BEGIN DATA FOR THIS TASK

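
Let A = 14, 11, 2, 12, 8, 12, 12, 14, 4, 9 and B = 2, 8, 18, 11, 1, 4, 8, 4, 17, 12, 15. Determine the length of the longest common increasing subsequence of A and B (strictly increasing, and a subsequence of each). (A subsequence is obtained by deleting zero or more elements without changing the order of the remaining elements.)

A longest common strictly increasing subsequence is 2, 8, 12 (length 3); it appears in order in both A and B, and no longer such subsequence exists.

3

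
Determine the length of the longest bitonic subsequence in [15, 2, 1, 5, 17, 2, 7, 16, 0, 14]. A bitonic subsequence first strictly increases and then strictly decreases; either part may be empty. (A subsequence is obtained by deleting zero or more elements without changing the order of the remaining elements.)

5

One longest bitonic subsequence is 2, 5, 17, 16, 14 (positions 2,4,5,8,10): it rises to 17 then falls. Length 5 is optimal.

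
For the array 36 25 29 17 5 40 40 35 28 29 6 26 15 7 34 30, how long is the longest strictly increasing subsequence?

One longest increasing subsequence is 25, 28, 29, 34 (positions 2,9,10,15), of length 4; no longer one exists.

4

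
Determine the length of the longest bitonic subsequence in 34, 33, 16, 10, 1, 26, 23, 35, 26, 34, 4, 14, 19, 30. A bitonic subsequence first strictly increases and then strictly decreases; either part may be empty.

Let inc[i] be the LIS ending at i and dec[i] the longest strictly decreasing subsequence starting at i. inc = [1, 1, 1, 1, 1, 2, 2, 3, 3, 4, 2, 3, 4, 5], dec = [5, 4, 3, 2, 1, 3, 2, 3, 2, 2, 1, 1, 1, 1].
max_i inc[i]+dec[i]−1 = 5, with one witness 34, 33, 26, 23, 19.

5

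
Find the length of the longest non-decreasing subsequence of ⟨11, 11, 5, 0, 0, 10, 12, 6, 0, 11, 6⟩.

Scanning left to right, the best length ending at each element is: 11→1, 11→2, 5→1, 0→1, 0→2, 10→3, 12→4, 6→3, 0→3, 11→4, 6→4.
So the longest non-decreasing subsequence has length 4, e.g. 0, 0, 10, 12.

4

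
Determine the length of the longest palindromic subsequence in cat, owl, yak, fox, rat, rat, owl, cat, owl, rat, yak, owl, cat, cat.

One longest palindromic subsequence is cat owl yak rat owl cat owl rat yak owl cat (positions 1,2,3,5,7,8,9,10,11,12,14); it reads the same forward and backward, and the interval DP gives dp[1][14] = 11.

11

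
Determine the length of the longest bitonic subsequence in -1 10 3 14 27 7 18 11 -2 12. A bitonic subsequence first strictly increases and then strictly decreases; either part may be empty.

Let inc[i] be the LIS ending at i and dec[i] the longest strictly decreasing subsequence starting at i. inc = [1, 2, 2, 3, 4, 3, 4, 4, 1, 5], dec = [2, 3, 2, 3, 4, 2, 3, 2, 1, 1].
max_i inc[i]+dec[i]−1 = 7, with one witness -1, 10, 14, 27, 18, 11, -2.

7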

END DATA FOR THIS TASK
BEGIN DATA FOR THIS TASK

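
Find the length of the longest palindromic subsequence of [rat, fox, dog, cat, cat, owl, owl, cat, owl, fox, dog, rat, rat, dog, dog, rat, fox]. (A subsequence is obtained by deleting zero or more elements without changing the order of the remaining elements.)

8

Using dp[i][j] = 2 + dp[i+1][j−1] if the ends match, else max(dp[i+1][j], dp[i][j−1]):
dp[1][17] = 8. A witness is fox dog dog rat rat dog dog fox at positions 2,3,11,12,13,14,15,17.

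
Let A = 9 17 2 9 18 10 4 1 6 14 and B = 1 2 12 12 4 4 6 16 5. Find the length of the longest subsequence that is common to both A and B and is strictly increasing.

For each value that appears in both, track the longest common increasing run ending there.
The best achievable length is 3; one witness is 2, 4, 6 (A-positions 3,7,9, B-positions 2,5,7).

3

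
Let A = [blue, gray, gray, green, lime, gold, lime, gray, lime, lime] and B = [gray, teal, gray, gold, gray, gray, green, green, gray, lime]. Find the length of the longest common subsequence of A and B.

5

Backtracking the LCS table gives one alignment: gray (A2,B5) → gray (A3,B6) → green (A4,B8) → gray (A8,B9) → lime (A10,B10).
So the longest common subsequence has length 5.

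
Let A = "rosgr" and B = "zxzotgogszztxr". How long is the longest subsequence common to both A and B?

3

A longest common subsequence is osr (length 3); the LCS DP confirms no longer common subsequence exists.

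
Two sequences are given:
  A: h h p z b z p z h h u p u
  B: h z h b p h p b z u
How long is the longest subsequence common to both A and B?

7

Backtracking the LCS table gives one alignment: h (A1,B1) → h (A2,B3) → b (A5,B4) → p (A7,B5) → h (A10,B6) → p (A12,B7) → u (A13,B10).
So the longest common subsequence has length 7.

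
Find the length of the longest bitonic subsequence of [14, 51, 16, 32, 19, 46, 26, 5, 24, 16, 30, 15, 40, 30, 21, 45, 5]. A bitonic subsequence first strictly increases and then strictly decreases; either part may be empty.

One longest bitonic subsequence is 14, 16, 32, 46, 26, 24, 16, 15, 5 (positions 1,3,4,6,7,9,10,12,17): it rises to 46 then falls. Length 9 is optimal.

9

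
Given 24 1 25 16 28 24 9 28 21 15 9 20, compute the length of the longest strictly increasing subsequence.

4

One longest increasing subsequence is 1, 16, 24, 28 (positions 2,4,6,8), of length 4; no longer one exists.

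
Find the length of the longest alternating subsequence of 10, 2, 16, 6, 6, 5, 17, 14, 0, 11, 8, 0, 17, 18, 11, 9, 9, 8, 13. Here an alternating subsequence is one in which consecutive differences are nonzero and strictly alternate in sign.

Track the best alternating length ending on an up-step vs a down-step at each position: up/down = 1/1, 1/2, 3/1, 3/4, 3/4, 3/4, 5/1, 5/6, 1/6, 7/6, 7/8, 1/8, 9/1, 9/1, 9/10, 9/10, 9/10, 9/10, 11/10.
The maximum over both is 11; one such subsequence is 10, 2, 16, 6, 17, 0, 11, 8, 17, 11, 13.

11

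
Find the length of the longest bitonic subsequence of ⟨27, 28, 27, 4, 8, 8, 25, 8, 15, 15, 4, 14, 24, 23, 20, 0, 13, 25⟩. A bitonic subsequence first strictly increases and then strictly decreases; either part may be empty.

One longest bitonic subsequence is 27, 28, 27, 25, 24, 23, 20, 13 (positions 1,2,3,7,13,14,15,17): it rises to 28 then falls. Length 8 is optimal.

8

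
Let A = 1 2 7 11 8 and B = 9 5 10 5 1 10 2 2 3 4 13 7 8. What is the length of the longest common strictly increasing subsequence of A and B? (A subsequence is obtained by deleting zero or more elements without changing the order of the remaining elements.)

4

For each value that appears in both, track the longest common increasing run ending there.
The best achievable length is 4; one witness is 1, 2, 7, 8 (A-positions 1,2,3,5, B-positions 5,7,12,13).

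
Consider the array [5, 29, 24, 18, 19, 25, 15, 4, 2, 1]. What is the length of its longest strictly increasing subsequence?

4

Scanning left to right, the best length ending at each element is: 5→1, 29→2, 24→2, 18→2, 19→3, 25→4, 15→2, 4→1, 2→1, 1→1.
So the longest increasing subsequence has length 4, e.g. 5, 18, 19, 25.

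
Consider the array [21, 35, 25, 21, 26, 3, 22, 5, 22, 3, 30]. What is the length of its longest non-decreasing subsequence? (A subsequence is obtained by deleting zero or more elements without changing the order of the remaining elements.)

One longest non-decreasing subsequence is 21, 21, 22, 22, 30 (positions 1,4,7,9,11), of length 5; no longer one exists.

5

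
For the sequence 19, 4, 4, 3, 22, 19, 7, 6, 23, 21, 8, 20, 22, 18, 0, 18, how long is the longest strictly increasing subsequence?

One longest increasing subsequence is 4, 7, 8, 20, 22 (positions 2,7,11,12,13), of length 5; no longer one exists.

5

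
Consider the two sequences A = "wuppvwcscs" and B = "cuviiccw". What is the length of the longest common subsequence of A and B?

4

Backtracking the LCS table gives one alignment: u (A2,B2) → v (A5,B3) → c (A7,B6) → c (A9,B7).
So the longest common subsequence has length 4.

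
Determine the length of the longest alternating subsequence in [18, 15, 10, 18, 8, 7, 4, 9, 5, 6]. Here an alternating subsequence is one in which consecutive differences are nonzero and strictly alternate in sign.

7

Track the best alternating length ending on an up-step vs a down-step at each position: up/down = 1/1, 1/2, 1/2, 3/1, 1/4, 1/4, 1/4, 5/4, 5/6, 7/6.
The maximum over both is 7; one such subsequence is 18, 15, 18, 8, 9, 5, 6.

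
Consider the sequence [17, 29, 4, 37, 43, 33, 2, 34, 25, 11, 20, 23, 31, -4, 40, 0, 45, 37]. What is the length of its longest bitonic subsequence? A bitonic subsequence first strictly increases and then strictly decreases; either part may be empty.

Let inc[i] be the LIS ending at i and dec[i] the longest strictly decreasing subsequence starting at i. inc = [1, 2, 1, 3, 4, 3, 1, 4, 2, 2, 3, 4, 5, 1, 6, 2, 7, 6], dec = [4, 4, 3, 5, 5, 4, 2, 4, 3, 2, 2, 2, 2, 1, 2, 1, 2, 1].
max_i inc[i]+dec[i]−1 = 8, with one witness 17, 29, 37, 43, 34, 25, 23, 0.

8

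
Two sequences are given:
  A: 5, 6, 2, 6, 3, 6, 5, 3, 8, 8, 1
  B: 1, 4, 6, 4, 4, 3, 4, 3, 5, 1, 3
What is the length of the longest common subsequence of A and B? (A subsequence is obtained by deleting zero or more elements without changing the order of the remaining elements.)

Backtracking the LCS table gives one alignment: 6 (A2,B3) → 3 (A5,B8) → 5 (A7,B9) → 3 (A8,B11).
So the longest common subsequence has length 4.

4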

END DATA FOR THIS TASK

_WORK REQUIRED:_
Copy word for word the stretch of entries above from the line that has "For the sequence" through the line that has "B: 1, 4, 6, 4, 4, 3, 4, 3, 5, 1, 3", both ends included, and nothing outside it.

_TASK ANSWER:_
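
For the sequence 19, 4, 4, 3, 22, 19, 7, 6, 23, 21, 8, 20, 22, 18, 0, 18, how long is the longest strictly increasing subsequence?

One longest increasing subsequence is 4, 7, 8, 20, 22 (positions 2,7,11,12,13), of length 5; no longer one exists.

5

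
Consider the two sequences A = "wuppvwcscs" and B = "cuviiccw". What is the length of the longest common subsequence of A and B?

4

Backtracking the LCS table gives one alignment: u (A2,B2) → v (A5,B3) → c (A7,B6) → c (A9,B7).
So the longest common subsequence has length 4.

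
Determine the length of the longest alternating subsequence in [18, 15, 10, 18, 8, 7, 4, 9, 5, 6]. Here an alternating subsequence is one in which consecutive differences are nonzero and strictly alternate in sign.

7

Track the best alternating length ending on an up-step vs a down-step at each position: up/down = 1/1, 1/2, 1/2, 3/1, 1/4, 1/4, 1/4, 5/4, 5/6, 7/6.
The maximum over both is 7; one such subsequence is 18, 15, 18, 8, 9, 5, 6.

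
Consider the sequence [17, 29, 4, 37, 43, 33, 2, 34, 25, 11, 20, 23, 31, -4, 40, 0, 45, 37]. What is the length of its longest bitonic subsequence? A bitonic subsequence first strictly increases and then strictly decreases; either part may be empty.

Let inc[i] be the LIS ending at i and dec[i] the longest strictly decreasing subsequence starting at i. inc = [1, 2, 1, 3, 4, 3, 1, 4, 2, 2, 3, 4, 5, 1, 6, 2, 7, 6], dec = [4, 4, 3, 5, 5, 4, 2, 4, 3, 2, 2, 2, 2, 1, 2, 1, 2, 1].
max_i inc[i]+dec[i]−1 = 8, with one witness 17, 29, 37, 43, 34, 25, 23, 0.

8

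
Two sequences are given:
  A: 5, 6, 2, 6, 3, 6, 5, 3, 8, 8, 1
  B: 1, 4, 6, 4, 4, 3, 4, 3, 5, 1, 3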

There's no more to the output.